WHAT NEEDS TO BE DONE — Your answer should be an exact copy of the listing.

# # # # # # #

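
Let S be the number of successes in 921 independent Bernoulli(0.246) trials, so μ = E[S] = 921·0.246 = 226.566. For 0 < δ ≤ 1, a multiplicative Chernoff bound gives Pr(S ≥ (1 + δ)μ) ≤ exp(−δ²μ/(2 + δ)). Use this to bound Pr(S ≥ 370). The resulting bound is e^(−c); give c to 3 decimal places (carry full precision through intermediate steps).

34.486

Write 370 = (1 + δ)μ, so δ = 370/226.566 − 1 = 0.6330782…
Then the exponent is δ²μ/(2 + δ) = (370 − μ)² / (μ·(2 + δ)) = 34.486230.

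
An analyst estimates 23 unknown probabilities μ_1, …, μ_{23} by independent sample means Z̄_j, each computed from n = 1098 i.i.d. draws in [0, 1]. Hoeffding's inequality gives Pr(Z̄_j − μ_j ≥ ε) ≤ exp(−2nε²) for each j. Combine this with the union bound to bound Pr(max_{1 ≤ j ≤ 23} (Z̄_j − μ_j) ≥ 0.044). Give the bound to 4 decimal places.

0.3276

Per-experiment Hoeffding bound: exp(−2·1098·0.044²) = exp(−4.25146) = 0.014243.
Union bound over 23 events: 23·0.014243 = 0.32760.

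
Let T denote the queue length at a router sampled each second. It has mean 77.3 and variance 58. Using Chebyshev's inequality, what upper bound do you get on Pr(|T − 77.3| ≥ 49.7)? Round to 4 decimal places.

Chebyshev: Pr(|T − μ| ≥ t) ≤ Var(T)/t².
Bound = 58 / 2470.09 = 0.0235.

0.0235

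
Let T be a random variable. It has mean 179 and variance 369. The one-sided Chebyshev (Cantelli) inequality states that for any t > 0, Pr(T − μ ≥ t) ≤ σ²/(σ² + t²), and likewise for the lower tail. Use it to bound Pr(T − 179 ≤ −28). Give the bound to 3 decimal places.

Here σ² = 369 and t = 28, so σ² + t² = 1153.
Cantelli's bound: 369/1153 = 0.3200.

0.320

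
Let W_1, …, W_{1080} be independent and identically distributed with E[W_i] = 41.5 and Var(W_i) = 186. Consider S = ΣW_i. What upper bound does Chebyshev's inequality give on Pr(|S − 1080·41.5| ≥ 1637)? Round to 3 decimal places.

0.075

Var(S) = n·Var(W_i) = 1080·186 = 200880.
Chebyshev: Pr(|S − 1080·41.5| ≥ 1637) ≤ Var(S)/1637² = 200880/2679769 = 0.0750.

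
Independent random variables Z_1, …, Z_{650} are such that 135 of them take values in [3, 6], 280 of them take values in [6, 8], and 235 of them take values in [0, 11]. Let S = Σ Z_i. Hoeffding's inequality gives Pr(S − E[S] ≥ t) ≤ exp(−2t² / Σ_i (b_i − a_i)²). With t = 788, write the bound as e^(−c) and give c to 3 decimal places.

Σ(b_i − a_i)² = 135·3² + 280·2² + 235·11² = 30770.
c = 2t² / 30770 = 2·788² / 30770 = 40.3604.

40.360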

# # # # # # #

ANSWER BOX —
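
Let S be the number of successes in 921 independent Bernoulli(0.246) trials, so μ = E[S] = 921·0.246 = 226.566. For 0 < δ ≤ 1, a multiplicative Chernoff bound gives Pr(S ≥ (1 + δ)μ) ≤ exp(−δ²μ/(2 + δ)). Use this to bound Pr(S ≥ 370). The resulting bound is e^(−c); give c to 3 decimal places (carry full precision through intermediate steps).

34.486

Write 370 = (1 + δ)μ, so δ = 370/226.566 − 1 = 0.6330782…
Then the exponent is δ²μ/(2 + δ) = (370 − μ)² / (μ·(2 + δ)) = 34.486230.

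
An analyst estimates 23 unknown probabilities μ_1, …, μ_{23} by independent sample means Z̄_j, each computed from n = 1098 i.i.d. draws in [0, 1]. Hoeffding's inequality gives Pr(Z̄_j − μ_j ≥ ε) ≤ exp(−2nε²) for each j. Combine this with the union bound to bound Pr(max_{1 ≤ j ≤ 23} (Z̄_j − μ_j) ≥ 0.044). Give the bound to 4 decimal places.

0.3276

Per-experiment Hoeffding bound: exp(−2·1098·0.044²) = exp(−4.25146) = 0.014243.
Union bound over 23 events: 23·0.014243 = 0.32760.

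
Let T denote the queue length at a router sampled each second. It has mean 77.3 and variance 58. Using Chebyshev's inequality, what upper bound do you get on Pr(|T − 77.3| ≥ 49.7)? Round to 4 decimal places.

Chebyshev: Pr(|T − μ| ≥ t) ≤ Var(T)/t².
Bound = 58 / 2470.09 = 0.0235.

0.0235

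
Let T be a random variable. It has mean 179 and variance 369. The one-sided Chebyshev (Cantelli) inequality states that for any t > 0, Pr(T − μ ≥ t) ≤ σ²/(σ² + t²), and likewise for the lower tail. Use it to bound Pr(T − 179 ≤ −28). Give the bound to 3 decimal places.

Here σ² = 369 and t = 28, so σ² + t² = 1153.
Cantelli's bound: 369/1153 = 0.3200.

0.320

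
Let W_1, …, W_{1080} be independent and identically distributed with E[W_i] = 41.5 and Var(W_i) = 186. Consider S = ΣW_i. What upper bound does Chebyshev's inequality give on Pr(|S − 1080·41.5| ≥ 1637)? Round to 3 decimal places.

0.075

Var(S) = n·Var(W_i) = 1080·186 = 200880.
Chebyshev: Pr(|S − 1080·41.5| ≥ 1637) ≤ Var(S)/1637² = 200880/2679769 = 0.0750.

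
Independent random variables Z_1, …, Z_{650} are such that 135 of them take values in [3, 6], 280 of them take values in [6, 8], and 235 of them take values in [0, 11]. Let S = Σ Z_i. Hoeffding's inequality gives Pr(S − E[S] ≥ t) ≤ exp(−2t² / Σ_i (b_i − a_i)²). With t = 788, write the bound as e^(−c) and give c to 3 decimal places.

Σ(b_i − a_i)² = 135·3² + 280·2² + 235·11² = 30770.
c = 2t² / 30770 = 2·788² / 30770 = 40.3604.

40.360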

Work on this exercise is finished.